▸ Task brief:
Starting at the line with "54.5. Find t." in it, reproduce each line below through the last one, exactly, and include nothing else.

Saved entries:
=-=-=-=-=

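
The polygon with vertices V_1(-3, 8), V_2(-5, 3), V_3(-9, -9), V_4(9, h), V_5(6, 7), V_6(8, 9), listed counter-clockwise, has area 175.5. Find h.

The doubled signed area Σ (x_i y_{i+1} − x_{i+1} y_i) is linear in h.
With h=0 it equals 336; the coefficient of h is -15 (from the two edges through V_4).
So -15·h + 336 = 2·175.5 = 351 ⇒ h = -1.

-1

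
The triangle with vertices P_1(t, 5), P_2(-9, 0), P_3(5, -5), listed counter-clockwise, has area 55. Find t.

-1

Write out the shoelace sum; only the two edges meeting at P_1 involve t:
2·Area = [(5·5 − t·(-5)) + (t·0 − (-9)·5)] + 45
       = 5·t + 115 = 110
⇒ t = -1.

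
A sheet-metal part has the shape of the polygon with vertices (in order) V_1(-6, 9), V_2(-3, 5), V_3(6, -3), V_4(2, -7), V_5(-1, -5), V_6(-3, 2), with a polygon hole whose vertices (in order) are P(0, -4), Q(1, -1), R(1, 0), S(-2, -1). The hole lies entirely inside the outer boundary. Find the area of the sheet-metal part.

Outer boundary:
Σ = (-3) + (-21) + (-36) + (-17) + (-17) + (-15) = -109
Area = |Σ|/2 = 54.5.
Hole:
Σ = (4) + (1) + (-1) + (8) = 12
Area = |Σ|/2 = 6.
Net area = 54.5 − 6 = 48.5.

48.5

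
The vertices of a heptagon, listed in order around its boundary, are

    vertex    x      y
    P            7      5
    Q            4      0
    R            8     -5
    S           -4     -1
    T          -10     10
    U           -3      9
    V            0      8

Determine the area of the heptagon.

129

Apply Gauss's area formula: 2A = Σ (x_i·y_{i+1} − x_{i+1}·y_i), indices taken mod 7.
Σ = (-20) + (-20) + (-28) + (-50) + (-60) + (-24) + (-56) = -258
Area = |Σ|/2 = 129.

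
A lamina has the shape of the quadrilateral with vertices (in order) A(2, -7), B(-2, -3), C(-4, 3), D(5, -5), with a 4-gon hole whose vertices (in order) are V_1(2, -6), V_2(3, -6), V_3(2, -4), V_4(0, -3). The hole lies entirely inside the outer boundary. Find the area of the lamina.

Outer boundary:
Apply Gauss's area formula: 2A = Σ (x_i·y_{i+1} − x_{i+1}·y_i), indices taken mod 4.
A→B: (2)(-3) − (-2)(-7) = -20
B→C: (-2)(3) − (-4)(-3) = -18
C→D: (-4)(-5) − (5)(3) = 5
D→A: (5)(-7) − (2)(-5) = -25
Σ = -58
Area = |Σ|/2 = 29.
Hole:
Apply the surveyor's formula: 2A = Σ (x_i·y_{i+1} − x_{i+1}·y_i), indices taken mod 4.
V_1→V_2: (2)(-6) − (3)(-6) = 6
V_2→V_3: (3)(-4) − (2)(-6) = 0
V_3→V_4: (2)(-3) − (0)(-4) = -6
V_4→V_1: (0)(-6) − (2)(-3) = 6
Σ = 6
Area = |Σ|/2 = 3.
Net area = 29 − 3 = 26.

26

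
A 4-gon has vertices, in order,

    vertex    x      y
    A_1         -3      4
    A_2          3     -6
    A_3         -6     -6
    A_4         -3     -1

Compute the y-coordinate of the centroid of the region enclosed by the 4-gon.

-3

Apply the shoelace (surveyor's) formula. First the cross-terms c_i = x_i·y_{i+1} − x_{i+1}·y_i:
  6, -54, -12, -15  ⇒  2A = -75, A = -37.5.
Then Σ (y_i + y_{i+1})·c_i = 675, so ȳ = 675 / (6·(-37.5)) = -3.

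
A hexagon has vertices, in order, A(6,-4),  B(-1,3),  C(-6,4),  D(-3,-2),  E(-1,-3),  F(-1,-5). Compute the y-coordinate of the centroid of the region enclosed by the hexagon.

Apply the shoelace (surveyor's) formula. First the cross-terms c_i = x_i·y_{i+1} − x_{i+1}·y_i:
  14, 14, 24, 7, 2, 34  ⇒  2A = 95, A = 47.5.
Then Σ (y_i + y_{i+1})·c_i = -225, so ȳ = -225 / (6·47.5) = -15/19.

-15/19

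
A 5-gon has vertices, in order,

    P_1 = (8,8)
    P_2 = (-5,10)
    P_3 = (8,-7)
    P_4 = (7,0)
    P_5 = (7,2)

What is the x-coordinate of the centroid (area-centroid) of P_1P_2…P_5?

878/267

Apply the shoelace formula. First the cross-terms c_i = x_i·y_{i+1} − x_{i+1}·y_i:
  120, -45, 49, 14, 40  ⇒  2A = 178, A = 89.
Then Σ (x_i + x_{i+1})·c_i = 1756, so x̄ = 1756 / (6·89) = 878/267.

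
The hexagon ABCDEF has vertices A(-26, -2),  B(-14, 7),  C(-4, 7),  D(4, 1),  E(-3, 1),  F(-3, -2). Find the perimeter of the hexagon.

68

|AB| = √((12)² + (9)²) = √225 = 15
|BC| = √((10)² + (0)²) = √100 = 10
|CD| = √((8)² + (-6)²) = √100 = 10
|DE| = √((-7)² + (0)²) = √49 = 7
|EF| = √((0)² + (-3)²) = √9 = 3
|FA| = √((-23)² + (0)²) = √529 = 23
Perimeter = 15 + 10 + 10 + 7 + 3 + 23 = 68.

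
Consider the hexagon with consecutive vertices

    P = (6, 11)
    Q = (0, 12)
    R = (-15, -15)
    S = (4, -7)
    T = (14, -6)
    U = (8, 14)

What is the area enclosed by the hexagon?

369.5

Cross-terms: 72, 180, 165, 74, 244, 4  ⇒  Σ = 739
Area = |Σ|/2 = 369.5.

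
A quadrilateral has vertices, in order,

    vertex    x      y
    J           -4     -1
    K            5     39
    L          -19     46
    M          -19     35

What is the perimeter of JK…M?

|JK| = √((9)² + (40)²) = √1681 = 41
|KL| = √((-24)² + (7)²) = √625 = 25
|LM| = √((0)² + (-11)²) = √121 = 11
|MJ| = √((15)² + (-36)²) = √1521 = 39
Perimeter = 41 + 25 + 11 + 39 = 116.

116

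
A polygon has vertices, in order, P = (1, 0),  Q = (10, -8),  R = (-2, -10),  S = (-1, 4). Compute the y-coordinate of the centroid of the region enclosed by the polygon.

Apply the shoelace formula. First the cross-terms c_i = x_i·y_{i+1} − x_{i+1}·y_i:
  -8, -116, -18, -4  ⇒  2A = -146, A = -73.
Then Σ (y_i + y_{i+1})·c_i = 2244, so ȳ = 2244 / (6·(-73)) = -374/73.

-374/73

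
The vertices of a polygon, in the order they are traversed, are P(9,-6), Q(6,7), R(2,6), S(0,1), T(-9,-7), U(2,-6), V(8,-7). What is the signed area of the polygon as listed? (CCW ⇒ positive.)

124.5

Σ = (99) + (22) + (2) + (9) + (68) + (34) + (15) = 249
Signed area = Σ/2 = 124.5 (positive ⇒ counter-clockwise traversal).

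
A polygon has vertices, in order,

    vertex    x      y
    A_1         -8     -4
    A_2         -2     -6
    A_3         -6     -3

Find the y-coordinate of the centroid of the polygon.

-13/3

Apply the shoelace formula. First the cross-terms c_i = x_i·y_{i+1} − x_{i+1}·y_i:
  40, -30, 0  ⇒  2A = 10, A = 5.
Then Σ (y_i + y_{i+1})·c_i = -130, so ȳ = -130 / (6·5) = -13/3.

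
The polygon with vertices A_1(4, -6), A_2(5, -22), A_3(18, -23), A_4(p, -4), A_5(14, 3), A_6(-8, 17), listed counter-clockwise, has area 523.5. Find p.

23

The doubled signed area Σ (x_i y_{i+1} − x_{i+1} y_i) is linear in p.
With p=0 it equals 449; the coefficient of p is 26 (from the two edges through A_4).
So 26·p + 449 = 2·523.5 = 1047 ⇒ p = 23.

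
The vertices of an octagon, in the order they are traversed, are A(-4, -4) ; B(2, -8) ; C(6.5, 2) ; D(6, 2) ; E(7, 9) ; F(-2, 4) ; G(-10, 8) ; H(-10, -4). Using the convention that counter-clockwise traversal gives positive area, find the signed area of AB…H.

175.5

Apply the shoelace formula: 2A = Σ (x_i·y_{i+1} − x_{i+1}·y_i), indices taken mod 8.
A→B: (-4)(-8) − (2)(-4) = 40
B→C: (2)(2) − (6.5)(-8) = 56
C→D: (6.5)(2) − (6)(2) = 1
D→E: (6)(9) − (7)(2) = 40
E→F: (7)(4) − (-2)(9) = 46
F→G: (-2)(8) − (-10)(4) = 24
G→H: (-10)(-4) − (-10)(8) = 120
H→A: (-10)(-4) − (-4)(-4) = 24
Σ = 351
Signed area = Σ/2 = 175.5 (positive ⇒ counter-clockwise traversal).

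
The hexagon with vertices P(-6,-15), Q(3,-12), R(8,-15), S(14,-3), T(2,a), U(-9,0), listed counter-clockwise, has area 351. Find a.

9

The doubled signed area Σ (x_i y_{i+1} − x_{i+1} y_i) is linear in a.
With a=0 it equals 495; the coefficient of a is 23 (from the two edges through T).
So 23·a + 495 = 2·351 = 702 ⇒ a = 9.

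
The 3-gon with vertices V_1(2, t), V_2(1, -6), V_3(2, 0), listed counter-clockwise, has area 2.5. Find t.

5

The doubled signed area Σ (x_i y_{i+1} − x_{i+1} y_i) is linear in t.
With t=0 it equals 0; the coefficient of t is 1 (from the two edges through V_1).
So 1·t + 0 = 2·2.5 = 5 ⇒ t = 5.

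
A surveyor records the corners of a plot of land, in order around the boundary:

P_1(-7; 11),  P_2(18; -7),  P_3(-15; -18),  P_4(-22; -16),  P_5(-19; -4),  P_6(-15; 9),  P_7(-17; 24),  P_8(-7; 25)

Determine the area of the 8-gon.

Apply Gauss's area formula: 2A = Σ (x_i·y_{i+1} − x_{i+1}·y_i), indices taken mod 8.
Σ = (-149) + (-429) + (-156) + (-216) + (-231) + (-207) + (-257) + (98) = -1547
Area = |Σ|/2 = 773.5.

773.5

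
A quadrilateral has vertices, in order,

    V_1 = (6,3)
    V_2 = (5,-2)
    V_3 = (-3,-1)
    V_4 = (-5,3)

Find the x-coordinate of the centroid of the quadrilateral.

Apply Gauss's area formula. First the cross-terms c_i = x_i·y_{i+1} − x_{i+1}·y_i:
  -27, -11, -14, -33  ⇒  2A = -85, A = -42.5.
Then Σ (x_i + x_{i+1})·c_i = -240, so x̄ = -240 / (6·(-42.5)) = 16/17.

16/17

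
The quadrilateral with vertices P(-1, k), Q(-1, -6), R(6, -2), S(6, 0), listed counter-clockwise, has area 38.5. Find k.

3

The doubled signed area Σ (x_i y_{i+1} − x_{i+1} y_i) is linear in k.
With k=0 it equals 56; the coefficient of k is 7 (from the two edges through P).
So 7·k + 56 = 2·38.5 = 77 ⇒ k = 3.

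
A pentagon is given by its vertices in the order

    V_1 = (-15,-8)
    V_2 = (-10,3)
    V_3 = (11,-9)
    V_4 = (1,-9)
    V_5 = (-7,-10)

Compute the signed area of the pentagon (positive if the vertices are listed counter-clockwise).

-162.5

Apply the surveyor's formula: 2A = Σ (x_i·y_{i+1} − x_{i+1}·y_i), indices taken mod 5.
Cross-terms: -125, 57, -90, -73, -94  ⇒  Σ = -325
Signed area = Σ/2 = -162.5 (negative ⇒ clockwise traversal).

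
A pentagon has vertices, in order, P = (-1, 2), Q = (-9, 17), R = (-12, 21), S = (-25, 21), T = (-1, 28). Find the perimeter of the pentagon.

|PQ| = √((-8)² + (15)²) = √289 = 17
|QR| = √((-3)² + (4)²) = √25 = 5
|RS| = √((-13)² + (0)²) = √169 = 13
|ST| = √((24)² + (7)²) = √625 = 25
|TP| = √((0)² + (-26)²) = √676 = 26
Perimeter = 17 + 5 + 13 + 25 + 26 = 86.

86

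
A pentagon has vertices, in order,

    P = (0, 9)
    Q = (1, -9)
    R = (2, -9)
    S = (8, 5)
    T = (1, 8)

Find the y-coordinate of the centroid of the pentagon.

Apply the surveyor's formula. First the cross-terms c_i = x_i·y_{i+1} − x_{i+1}·y_i:
  -9, 9, 82, 59, 9  ⇒  2A = 150, A = 75.
Then Σ (y_i + y_{i+1})·c_i = 430, so ȳ = 430 / (6·75) = 43/45.

43/45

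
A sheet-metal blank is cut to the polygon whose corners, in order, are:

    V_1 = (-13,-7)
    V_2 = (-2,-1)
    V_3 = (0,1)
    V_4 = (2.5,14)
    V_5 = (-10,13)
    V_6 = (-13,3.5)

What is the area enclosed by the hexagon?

218.75

Cross-terms: -1, -2, -2.5, 172.5, 134, 136.5  ⇒  Σ = 437.5
Area = |Σ|/2 = 218.75.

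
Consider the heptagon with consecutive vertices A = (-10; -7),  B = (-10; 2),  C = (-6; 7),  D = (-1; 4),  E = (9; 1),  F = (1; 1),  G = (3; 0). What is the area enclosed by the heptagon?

Apply Gauss's area formula: 2A = Σ (x_i·y_{i+1} − x_{i+1}·y_i), indices taken mod 7.
A→B: (-10)(2) − (-10)(-7) = -90
B→C: (-10)(7) − (-6)(2) = -58
C→D: (-6)(4) − (-1)(7) = -17
D→E: (-1)(1) − (9)(4) = -37
E→F: (9)(1) − (1)(1) = 8
F→G: (1)(0) − (3)(1) = -3
G→A: (3)(-7) − (-10)(0) = -21
Σ = -218
Area = |Σ|/2 = 109.

109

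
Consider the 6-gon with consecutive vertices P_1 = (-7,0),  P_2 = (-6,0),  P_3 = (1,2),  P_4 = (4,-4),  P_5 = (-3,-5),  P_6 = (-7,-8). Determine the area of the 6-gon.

61.5

Apply the shoelace (surveyor's) formula: 2A = Σ (x_i·y_{i+1} − x_{i+1}·y_i), indices taken mod 6.
Σ = (0) + (-12) + (-12) + (-32) + (-11) + (-56) = -123
Area = |Σ|/2 = 61.5.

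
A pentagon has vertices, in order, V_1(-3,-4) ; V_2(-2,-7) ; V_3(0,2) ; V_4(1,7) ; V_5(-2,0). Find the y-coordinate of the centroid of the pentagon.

-25/29

Apply the shoelace formula. First the cross-terms c_i = x_i·y_{i+1} − x_{i+1}·y_i:
  13, -4, -2, 14, 8  ⇒  2A = 29, A = 14.5.
Then Σ (y_i + y_{i+1})·c_i = -75, so ȳ = -75 / (6·14.5) = -25/29.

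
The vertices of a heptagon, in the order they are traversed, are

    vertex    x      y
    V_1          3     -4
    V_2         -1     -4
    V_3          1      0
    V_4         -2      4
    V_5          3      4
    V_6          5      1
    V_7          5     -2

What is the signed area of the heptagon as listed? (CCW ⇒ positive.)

Apply the shoelace formula: 2A = Σ (x_i·y_{i+1} − x_{i+1}·y_i), indices taken mod 7.
Σ = (-16) + (4) + (4) + (-20) + (-17) + (-15) + (-14) = -74
Signed area = Σ/2 = -37 (negative ⇒ clockwise traversal).

-37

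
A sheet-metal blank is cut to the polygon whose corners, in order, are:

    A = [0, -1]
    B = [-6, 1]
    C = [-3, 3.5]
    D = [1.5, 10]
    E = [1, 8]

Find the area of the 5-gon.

29.125

Apply the shoelace (surveyor's) formula: 2A = Σ (x_i·y_{i+1} − x_{i+1}·y_i), indices taken mod 5.
Σ = (-6) + (-18) + (-35.25) + (2) + (-1) = -58.25
Area = |Σ|/2 = 29.125.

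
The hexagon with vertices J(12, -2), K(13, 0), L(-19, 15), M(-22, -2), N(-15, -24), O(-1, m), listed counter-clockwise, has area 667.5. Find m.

-10

The doubled signed area Σ (x_i y_{i+1} − x_{i+1} y_i) is linear in m.
With m=0 it equals 1065; the coefficient of m is -27 (from the two edges through O).
So -27·m + 1065 = 2·667.5 = 1335 ⇒ m = -10.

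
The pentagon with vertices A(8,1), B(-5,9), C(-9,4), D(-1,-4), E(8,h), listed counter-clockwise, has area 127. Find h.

Write out the shoelace sum; only the two edges meeting at E involve h:
2·Area = [((-1)·h − 8·(-4)) + (8·1 − 8·h)] + 178
       = -9·h + 218 = 254
⇒ h = -4.

-4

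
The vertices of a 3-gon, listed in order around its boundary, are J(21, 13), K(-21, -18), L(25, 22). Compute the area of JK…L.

Apply Gauss's area formula: 2A = Σ (x_i·y_{i+1} − x_{i+1}·y_i), indices taken mod 3.
J→K: (21)(-18) − (-21)(13) = -105
K→L: (-21)(22) − (25)(-18) = -12
L→J: (25)(13) − (21)(22) = -137
Σ = -254
Area = |Σ|/2 = 127.

127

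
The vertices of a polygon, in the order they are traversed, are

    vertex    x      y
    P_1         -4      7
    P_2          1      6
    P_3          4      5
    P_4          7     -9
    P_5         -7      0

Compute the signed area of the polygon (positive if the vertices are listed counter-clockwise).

-116.5

Σ = (-31) + (-19) + (-71) + (-63) + (-49) = -233
Signed area = Σ/2 = -116.5 (negative ⇒ clockwise traversal).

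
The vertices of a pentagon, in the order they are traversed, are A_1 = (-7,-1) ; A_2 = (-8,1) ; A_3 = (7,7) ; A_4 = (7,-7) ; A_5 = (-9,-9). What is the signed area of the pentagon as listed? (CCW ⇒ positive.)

-178

Σ = (-15) + (-63) + (-98) + (-126) + (-54) = -356
Signed area = Σ/2 = -178 (negative ⇒ clockwise traversal).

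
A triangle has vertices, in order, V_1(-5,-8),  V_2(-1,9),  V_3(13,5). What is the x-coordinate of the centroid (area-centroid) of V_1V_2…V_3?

Apply the shoelace formula. First the cross-terms c_i = x_i·y_{i+1} − x_{i+1}·y_i:
  -53, -122, -79  ⇒  2A = -254, A = -127.
Then Σ (x_i + x_{i+1})·c_i = -1778, so x̄ = -1778 / (6·(-127)) = 7/3.

7/3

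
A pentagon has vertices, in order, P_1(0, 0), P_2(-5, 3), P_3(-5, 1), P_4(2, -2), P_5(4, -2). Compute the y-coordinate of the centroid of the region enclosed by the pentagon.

Apply the shoelace (surveyor's) formula. First the cross-terms c_i = x_i·y_{i+1} − x_{i+1}·y_i:
  0, 10, 8, 4, 0  ⇒  2A = 22, A = 11.
Then Σ (y_i + y_{i+1})·c_i = 16, so ȳ = 16 / (6·11) = 8/33.

8/33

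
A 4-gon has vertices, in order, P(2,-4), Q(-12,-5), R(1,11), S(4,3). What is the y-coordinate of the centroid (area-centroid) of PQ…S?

Apply the surveyor's formula. First the cross-terms c_i = x_i·y_{i+1} − x_{i+1}·y_i:
  -58, -127, -41, -22  ⇒  2A = -248, A = -124.
Then Σ (y_i + y_{i+1})·c_i = -792, so ȳ = -792 / (6·(-124)) = 33/31.

33/31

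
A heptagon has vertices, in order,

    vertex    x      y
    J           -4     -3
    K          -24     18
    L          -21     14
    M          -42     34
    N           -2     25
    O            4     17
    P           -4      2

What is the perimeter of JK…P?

136

|JK| = √((-20)² + (21)²) = √841 = 29
|KL| = √((3)² + (-4)²) = √25 = 5
|LM| = √((-21)² + (20)²) = √841 = 29
|MN| = √((40)² + (-9)²) = √1681 = 41
|NO| = √((6)² + (-8)²) = √100 = 10
|OP| = √((-8)² + (-15)²) = √289 = 17
|PJ| = √((0)² + (-5)²) = √25 = 5
Perimeter = 29 + 5 + 29 + 41 + 10 + 17 + 5 = 136.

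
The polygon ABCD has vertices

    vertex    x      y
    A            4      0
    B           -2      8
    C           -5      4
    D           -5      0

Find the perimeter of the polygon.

|AB| = √((-6)² + (8)²) = √100 = 10
|BC| = √((-3)² + (-4)²) = √25 = 5
|CD| = √((0)² + (-4)²) = √16 = 4
|DA| = √((9)² + (0)²) = √81 = 9
Perimeter = 10 + 5 + 4 + 9 = 28.

28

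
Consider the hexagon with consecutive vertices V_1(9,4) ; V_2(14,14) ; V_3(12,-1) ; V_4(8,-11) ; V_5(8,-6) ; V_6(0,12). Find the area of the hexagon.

104

V_1→V_2: (9)(14) − (14)(4) = 70
V_2→V_3: (14)(-1) − (12)(14) = -182
V_3→V_4: (12)(-11) − (8)(-1) = -124
V_4→V_5: (8)(-6) − (8)(-11) = 40
V_5→V_6: (8)(12) − (0)(-6) = 96
V_6→V_1: (0)(4) − (9)(12) = -108
Σ = -208
Area = |Σ|/2 = 104.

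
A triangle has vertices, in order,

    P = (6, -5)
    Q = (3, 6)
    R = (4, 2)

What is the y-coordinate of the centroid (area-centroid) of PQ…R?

Apply the shoelace formula. First the cross-terms c_i = x_i·y_{i+1} − x_{i+1}·y_i:
  51, -18, -32  ⇒  2A = 1, A = 0.5.
Then Σ (y_i + y_{i+1})·c_i = 3, so ȳ = 3 / (6·0.5) = 1.

1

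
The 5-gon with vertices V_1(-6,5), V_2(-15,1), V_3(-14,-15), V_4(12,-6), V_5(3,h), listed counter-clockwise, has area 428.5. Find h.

The doubled signed area Σ (x_i y_{i+1} − x_{i+1} y_i) is linear in h.
With h=0 it equals 605; the coefficient of h is 18 (from the two edges through V_5).
So 18·h + 605 = 2·428.5 = 857 ⇒ h = 14.

14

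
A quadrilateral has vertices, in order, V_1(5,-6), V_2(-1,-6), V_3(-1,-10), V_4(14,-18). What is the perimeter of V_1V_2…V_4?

|V_1V_2| = √((-6)² + (0)²) = √36 = 6
|V_2V_3| = √((0)² + (-4)²) = √16 = 4
|V_3V_4| = √((15)² + (-8)²) = √289 = 17
|V_4V_1| = √((-9)² + (12)²) = √225 = 15
Perimeter = 6 + 4 + 17 + 15 = 42.

42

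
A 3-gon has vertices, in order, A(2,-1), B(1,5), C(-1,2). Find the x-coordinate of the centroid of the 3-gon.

Apply Gauss's area formula. First the cross-terms c_i = x_i·y_{i+1} − x_{i+1}·y_i:
  11, 7, -3  ⇒  2A = 15, A = 7.5.
Then Σ (x_i + x_{i+1})·c_i = 30, so x̄ = 30 / (6·7.5) = 2/3.

2/3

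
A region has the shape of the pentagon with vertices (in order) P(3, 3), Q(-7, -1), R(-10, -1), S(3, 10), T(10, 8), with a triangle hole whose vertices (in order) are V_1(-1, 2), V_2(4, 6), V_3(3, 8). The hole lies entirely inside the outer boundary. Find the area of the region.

Outer boundary:
Apply the shoelace formula: 2A = Σ (x_i·y_{i+1} − x_{i+1}·y_i), indices taken mod 5.
Σ = (18) + (-3) + (-97) + (-76) + (6) = -152
Area = |Σ|/2 = 76.
Hole:
Σ = (-14) + (14) + (14) = 14
Area = |Σ|/2 = 7.
Net area = 76 − 7 = 69.

69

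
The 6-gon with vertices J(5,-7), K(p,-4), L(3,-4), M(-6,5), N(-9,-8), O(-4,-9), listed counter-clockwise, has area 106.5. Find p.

5

Write out the shoelace sum; only the two edges meeting at K involve p:
2·Area = [(5·(-4) − p·(-7)) + (p·(-4) − 3·(-4))] + 206
       = 3·p + 198 = 213
⇒ p = 5.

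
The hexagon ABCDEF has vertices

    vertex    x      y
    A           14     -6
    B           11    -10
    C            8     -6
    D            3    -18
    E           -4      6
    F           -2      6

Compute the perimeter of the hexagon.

|AB| = √((-3)² + (-4)²) = √25 = 5
|BC| = √((-3)² + (4)²) = √25 = 5
|CD| = √((-5)² + (-12)²) = √169 = 13
|DE| = √((-7)² + (24)²) = √625 = 25
|EF| = √((2)² + (0)²) = √4 = 2
|FA| = √((16)² + (-12)²) = √400 = 20
Perimeter = 5 + 5 + 13 + 25 + 2 + 20 = 70.

70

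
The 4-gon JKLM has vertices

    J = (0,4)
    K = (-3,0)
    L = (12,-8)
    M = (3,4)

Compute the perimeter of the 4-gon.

|JK| = √((-3)² + (-4)²) = √25 = 5
|KL| = √((15)² + (-8)²) = √289 = 17
|LM| = √((-9)² + (12)²) = √225 = 15
|MJ| = √((-3)² + (0)²) = √9 = 3
Perimeter = 5 + 17 + 15 + 3 = 40.

40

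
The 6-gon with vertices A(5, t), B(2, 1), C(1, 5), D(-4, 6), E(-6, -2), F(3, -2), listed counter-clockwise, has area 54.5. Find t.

Write out the shoelace sum; only the two edges meeting at A involve t:
2·Area = [(3·t − 5·(-2)) + (5·1 − 2·t)] + 97
       = 1·t + 112 = 109
⇒ t = -3.

-3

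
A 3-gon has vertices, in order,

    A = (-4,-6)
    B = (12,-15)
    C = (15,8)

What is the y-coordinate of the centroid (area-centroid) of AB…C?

Apply the shoelace (surveyor's) formula. First the cross-terms c_i = x_i·y_{i+1} − x_{i+1}·y_i:
  132, 321, -58  ⇒  2A = 395, A = 197.5.
Then Σ (y_i + y_{i+1})·c_i = -5135, so ȳ = -5135 / (6·197.5) = -13/3.

-13/3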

=-=-=-=-=

▸ Output below:
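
The 6-gon with vertices A(5, t), B(2, 1), C(1, 5), D(-4, 6), E(-6, -2), F(3, -2), listed counter-clockwise, has area 54.5. Find t.

Write out the shoelace sum; only the two edges meeting at A involve t:
2·Area = [(3·t − 5·(-2)) + (5·1 − 2·t)] + 97
       = 1·t + 112 = 109
⇒ t = -3.

-3

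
A 3-gon has vertices, in order,

    A = (-4,-6)
    B = (12,-15)
    C = (15,8)

What is the y-coordinate of the centroid (area-centroid) of AB…C?

Apply the shoelace (surveyor's) formula. First the cross-terms c_i = x_i·y_{i+1} − x_{i+1}·y_i:
  132, 321, -58  ⇒  2A = 395, A = 197.5.
Then Σ (y_i + y_{i+1})·c_i = -5135, so ȳ = -5135 / (6·197.5) = -13/3.

-13/3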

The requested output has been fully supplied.